= Beginning of Section =

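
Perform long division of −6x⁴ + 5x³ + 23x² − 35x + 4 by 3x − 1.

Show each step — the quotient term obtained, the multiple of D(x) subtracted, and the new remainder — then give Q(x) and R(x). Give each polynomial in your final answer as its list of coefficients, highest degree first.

Q = [-2, 1, 8, -9]; R = [-5]

Step 1: lead(−6x⁴ + 5x³ + 23x² − 35x + 4) ÷ lead(D) = −6x⁴ ÷ 3x = −2x³. Subtract (−2x³)·D = −6x⁴ + 2x³. Remainder: 3x³ + 23x² − 35x + 4.
Step 2: lead(3x³ + 23x² − 35x + 4) ÷ lead(D) = 3x³ ÷ 3x = x². Subtract (x²)·D = 3x³ − x². Remainder: 24x² − 35x + 4.
Step 3: lead(24x² − 35x + 4) ÷ lead(D) = 24x² ÷ 3x = 8x. Subtract (8x)·D = 24x² − 8x. Remainder: −27x + 4.
Step 4: lead(−27x + 4) ÷ lead(D) = −27x ÷ 3x = −9. Subtract (−9)·D = −27x + 9. Remainder: −5.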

= End of Section =

→ **Exercise directions**
Give back every entry, unchanged in any way.

→ **Output below**
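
Perform long division of −6x⁴ + 5x³ + 23x² − 35x + 4 by 3x − 1.

Show each step — the quotient term obtained, the multiple of D(x) subtracted, and the new remainder — then give Q(x) and R(x). Give each polynomial in your final answer as its list of coefficients, highest degree first.

Q = [-2, 1, 8, -9]; R = [-5]

Step 1: lead(−6x⁴ + 5x³ + 23x² − 35x + 4) ÷ lead(D) = −6x⁴ ÷ 3x = −2x³. Subtract (−2x³)·D = −6x⁴ + 2x³. Remainder: 3x³ + 23x² − 35x + 4.
Step 2: lead(3x³ + 23x² − 35x + 4) ÷ lead(D) = 3x³ ÷ 3x = x². Subtract (x²)·D = 3x³ − x². Remainder: 24x² − 35x + 4.
Step 3: lead(24x² − 35x + 4) ÷ lead(D) = 24x² ÷ 3x = 8x. Subtract (8x)·D = 24x² − 8x. Remainder: −27x + 4.
Step 4: lead(−27x + 4) ÷ lead(D) = −27x ÷ 3x = −9. Subtract (−9)·D = −27x + 9. Remainder: −5.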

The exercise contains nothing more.